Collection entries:
[Start of Attachment]
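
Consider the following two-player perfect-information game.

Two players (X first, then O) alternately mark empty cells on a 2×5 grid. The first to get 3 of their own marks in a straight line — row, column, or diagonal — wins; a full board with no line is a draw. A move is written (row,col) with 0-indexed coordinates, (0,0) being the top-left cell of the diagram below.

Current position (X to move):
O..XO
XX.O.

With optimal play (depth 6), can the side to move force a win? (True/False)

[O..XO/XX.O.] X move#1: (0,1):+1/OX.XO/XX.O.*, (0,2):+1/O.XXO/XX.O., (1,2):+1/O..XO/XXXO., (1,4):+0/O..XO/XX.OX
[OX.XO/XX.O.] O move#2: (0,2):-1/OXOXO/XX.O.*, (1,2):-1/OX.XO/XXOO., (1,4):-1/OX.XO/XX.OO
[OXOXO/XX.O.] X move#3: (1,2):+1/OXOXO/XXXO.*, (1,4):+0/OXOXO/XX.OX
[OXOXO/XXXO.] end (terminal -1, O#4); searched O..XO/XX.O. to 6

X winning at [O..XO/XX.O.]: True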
[End of Attachment]
[Start of Attachment]
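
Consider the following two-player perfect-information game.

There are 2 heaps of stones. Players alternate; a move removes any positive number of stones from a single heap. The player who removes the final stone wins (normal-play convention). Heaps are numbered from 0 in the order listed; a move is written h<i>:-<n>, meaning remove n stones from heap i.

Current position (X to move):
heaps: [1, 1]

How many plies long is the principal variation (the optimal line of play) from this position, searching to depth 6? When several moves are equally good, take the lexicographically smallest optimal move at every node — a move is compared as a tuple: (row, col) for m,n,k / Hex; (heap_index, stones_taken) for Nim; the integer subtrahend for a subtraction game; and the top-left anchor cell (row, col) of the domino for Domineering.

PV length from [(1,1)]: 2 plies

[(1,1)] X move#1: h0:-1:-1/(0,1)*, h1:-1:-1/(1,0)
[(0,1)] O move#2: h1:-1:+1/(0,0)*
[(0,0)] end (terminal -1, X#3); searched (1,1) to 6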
[End of Attachment]
- [WORK ITEM]: Set apart and copy each line of the records that holds the word "heaps".

- [RESPONSE BELOW]:
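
There are 2 heaps of stones. Players alternate; a move removes any positive number of stones from a single heap. The player who removes the final stone wins (normal-play convention). Heaps are numbered from 0 in the order listed; a move is written h<i>:-<n>, meaning remove n stones from heap i.
heaps: [1, 1]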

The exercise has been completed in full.